··· THE DATA ···

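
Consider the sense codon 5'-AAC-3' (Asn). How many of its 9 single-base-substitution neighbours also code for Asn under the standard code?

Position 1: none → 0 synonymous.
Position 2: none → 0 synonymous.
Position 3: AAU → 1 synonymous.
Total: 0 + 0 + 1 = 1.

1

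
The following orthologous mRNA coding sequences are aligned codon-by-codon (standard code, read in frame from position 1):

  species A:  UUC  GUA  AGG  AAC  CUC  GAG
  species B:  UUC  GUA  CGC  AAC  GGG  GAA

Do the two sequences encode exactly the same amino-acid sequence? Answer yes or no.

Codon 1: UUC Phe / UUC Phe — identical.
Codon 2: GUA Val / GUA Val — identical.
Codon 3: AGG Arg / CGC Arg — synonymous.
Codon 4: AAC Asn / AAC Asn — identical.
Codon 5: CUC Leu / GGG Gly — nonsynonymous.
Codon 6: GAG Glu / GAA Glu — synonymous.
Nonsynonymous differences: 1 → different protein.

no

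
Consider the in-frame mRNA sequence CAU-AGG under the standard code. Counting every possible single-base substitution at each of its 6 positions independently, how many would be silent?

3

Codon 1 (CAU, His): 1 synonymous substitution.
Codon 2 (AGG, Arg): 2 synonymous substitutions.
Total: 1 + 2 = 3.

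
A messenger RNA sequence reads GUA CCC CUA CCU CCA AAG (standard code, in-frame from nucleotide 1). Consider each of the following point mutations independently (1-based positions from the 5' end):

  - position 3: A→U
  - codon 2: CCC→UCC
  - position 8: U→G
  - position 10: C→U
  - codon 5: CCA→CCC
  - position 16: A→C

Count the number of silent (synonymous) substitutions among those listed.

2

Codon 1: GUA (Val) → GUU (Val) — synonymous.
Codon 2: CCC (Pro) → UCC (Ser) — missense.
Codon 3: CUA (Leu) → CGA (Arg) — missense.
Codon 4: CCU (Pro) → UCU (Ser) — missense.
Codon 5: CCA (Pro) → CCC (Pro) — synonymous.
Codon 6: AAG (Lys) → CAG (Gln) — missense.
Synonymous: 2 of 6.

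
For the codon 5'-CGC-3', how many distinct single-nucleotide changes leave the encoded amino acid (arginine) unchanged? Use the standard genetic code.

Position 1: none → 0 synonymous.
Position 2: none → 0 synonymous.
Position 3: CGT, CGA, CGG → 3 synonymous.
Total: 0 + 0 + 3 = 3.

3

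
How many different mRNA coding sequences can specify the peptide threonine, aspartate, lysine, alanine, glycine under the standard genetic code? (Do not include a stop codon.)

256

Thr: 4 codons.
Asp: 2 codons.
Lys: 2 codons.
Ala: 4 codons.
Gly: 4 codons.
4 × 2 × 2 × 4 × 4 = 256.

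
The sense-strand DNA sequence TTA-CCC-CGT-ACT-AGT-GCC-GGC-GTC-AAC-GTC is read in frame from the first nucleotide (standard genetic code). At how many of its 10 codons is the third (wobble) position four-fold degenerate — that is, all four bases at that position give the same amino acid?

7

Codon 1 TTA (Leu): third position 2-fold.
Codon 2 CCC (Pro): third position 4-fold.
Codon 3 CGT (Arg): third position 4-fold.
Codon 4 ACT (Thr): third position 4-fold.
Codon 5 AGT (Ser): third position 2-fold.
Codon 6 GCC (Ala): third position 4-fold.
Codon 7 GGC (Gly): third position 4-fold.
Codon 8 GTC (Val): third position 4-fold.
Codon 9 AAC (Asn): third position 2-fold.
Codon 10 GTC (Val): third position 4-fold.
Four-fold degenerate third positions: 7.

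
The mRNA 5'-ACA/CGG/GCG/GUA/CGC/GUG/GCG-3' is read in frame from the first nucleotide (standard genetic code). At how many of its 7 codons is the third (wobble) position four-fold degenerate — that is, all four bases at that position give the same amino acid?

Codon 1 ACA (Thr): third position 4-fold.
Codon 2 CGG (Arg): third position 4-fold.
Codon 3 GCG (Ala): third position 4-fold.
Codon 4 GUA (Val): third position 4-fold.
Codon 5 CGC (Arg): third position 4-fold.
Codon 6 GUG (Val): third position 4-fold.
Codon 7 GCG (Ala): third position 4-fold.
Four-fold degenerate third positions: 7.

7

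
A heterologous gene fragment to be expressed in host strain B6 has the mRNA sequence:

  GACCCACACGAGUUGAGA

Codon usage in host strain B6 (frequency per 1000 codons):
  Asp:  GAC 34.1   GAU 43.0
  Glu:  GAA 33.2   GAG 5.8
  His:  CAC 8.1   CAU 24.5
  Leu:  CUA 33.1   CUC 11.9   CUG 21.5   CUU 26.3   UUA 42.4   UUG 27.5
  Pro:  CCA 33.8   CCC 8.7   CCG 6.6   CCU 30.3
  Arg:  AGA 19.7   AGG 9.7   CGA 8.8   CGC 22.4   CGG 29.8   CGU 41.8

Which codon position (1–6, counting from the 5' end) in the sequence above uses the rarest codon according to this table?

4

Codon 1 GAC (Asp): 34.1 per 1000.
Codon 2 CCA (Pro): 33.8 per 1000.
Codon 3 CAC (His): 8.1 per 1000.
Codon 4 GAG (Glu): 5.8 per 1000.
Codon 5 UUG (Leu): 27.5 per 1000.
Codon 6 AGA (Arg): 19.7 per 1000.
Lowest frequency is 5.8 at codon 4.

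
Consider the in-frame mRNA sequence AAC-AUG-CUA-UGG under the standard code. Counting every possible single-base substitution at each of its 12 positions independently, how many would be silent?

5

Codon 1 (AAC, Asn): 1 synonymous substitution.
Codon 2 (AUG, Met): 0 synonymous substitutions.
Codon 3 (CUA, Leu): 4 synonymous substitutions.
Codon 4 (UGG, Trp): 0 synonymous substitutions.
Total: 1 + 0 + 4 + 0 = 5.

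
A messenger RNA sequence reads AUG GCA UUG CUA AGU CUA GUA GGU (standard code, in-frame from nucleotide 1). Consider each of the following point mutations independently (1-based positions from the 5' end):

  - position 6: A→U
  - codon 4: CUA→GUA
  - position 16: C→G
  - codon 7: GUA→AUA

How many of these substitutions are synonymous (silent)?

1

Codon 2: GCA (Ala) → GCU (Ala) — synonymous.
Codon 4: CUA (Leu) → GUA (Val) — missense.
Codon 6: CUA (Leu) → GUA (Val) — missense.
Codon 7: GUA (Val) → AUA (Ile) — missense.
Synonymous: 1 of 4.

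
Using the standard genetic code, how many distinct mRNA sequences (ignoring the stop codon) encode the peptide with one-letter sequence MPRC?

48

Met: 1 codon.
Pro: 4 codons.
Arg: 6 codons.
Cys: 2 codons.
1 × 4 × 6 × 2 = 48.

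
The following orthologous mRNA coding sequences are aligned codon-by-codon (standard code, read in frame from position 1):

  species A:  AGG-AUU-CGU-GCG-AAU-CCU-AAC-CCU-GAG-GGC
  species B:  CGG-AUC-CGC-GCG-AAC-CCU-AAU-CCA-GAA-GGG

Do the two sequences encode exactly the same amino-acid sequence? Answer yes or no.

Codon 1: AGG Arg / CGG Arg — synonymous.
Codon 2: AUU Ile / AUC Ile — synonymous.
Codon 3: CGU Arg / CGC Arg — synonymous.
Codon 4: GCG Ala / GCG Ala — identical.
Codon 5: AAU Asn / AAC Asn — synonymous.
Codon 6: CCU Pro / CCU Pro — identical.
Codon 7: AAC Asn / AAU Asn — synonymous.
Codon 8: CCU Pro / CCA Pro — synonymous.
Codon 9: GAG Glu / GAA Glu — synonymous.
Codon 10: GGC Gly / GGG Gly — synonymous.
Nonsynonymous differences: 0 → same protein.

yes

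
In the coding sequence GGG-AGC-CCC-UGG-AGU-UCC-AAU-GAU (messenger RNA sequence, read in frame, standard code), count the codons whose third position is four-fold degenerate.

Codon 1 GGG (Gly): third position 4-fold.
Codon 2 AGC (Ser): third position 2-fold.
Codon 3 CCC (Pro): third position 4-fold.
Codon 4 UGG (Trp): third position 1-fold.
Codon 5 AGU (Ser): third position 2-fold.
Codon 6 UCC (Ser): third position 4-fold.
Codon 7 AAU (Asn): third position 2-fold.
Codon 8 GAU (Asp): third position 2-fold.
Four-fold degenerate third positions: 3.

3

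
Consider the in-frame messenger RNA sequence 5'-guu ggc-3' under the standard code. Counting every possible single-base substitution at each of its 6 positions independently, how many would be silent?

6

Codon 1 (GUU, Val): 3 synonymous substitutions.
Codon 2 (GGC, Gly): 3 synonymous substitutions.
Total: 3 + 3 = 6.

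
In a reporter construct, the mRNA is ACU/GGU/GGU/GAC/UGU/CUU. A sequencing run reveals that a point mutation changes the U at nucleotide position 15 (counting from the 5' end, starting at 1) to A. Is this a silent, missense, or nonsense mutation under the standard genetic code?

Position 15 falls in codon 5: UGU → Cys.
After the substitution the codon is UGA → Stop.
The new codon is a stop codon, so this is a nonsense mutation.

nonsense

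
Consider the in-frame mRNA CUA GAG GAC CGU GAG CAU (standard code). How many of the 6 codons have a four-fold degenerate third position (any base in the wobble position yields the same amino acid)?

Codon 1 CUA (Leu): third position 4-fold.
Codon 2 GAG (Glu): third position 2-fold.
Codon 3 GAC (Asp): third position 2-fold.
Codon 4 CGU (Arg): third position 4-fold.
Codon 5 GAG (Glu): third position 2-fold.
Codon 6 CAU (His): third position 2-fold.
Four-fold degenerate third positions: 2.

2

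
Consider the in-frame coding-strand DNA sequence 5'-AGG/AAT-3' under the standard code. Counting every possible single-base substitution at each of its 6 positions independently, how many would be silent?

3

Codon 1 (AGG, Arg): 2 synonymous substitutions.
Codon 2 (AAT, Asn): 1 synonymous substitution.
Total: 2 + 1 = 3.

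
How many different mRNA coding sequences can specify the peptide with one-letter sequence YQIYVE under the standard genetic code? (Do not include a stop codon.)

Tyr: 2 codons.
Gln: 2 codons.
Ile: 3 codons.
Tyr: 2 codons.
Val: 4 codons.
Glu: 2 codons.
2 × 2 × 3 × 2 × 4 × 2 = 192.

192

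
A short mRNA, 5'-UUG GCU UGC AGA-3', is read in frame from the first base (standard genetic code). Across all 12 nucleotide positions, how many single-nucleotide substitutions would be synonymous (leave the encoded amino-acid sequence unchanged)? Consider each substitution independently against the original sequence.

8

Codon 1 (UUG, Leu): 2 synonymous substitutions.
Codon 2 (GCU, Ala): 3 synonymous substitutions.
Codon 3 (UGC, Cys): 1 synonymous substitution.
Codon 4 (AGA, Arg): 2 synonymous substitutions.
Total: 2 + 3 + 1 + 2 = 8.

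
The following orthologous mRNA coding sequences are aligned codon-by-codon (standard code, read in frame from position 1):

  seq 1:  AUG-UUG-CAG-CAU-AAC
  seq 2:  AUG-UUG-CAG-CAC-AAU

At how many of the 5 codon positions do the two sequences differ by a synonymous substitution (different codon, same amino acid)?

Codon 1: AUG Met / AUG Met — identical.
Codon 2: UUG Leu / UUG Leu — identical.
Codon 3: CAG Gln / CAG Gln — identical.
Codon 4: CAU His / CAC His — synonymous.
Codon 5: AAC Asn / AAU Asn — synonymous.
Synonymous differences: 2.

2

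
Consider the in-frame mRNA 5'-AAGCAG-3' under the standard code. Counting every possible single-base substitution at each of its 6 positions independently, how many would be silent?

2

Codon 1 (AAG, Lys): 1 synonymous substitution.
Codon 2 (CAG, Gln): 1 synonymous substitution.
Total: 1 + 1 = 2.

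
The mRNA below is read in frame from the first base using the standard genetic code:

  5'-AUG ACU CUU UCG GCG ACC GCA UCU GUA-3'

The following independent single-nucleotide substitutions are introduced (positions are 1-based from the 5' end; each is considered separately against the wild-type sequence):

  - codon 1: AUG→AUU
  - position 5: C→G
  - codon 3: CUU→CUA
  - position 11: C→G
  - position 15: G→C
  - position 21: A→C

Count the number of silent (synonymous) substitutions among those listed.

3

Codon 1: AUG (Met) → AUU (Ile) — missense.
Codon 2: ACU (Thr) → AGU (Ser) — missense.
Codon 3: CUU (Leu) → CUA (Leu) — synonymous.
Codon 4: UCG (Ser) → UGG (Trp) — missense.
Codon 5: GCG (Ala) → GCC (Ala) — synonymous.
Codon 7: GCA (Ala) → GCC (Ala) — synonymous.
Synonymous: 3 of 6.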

···

EXERCISE DIRECTIONS:
Return every line above where "reads" appears.

TASK SOLUTION:
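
A messenger RNA sequence reads GUA CCC CUA CCU CCA AAG (standard code, in-frame from nucleotide 1). Consider each of the following point mutations independently (1-based positions from the 5' end):
A messenger RNA sequence reads AUG GCA UUG CUA AGU CUA GUA GGU (standard code, in-frame from nucleotide 1). Consider each of the following point mutations independently (1-based positions from the 5' end):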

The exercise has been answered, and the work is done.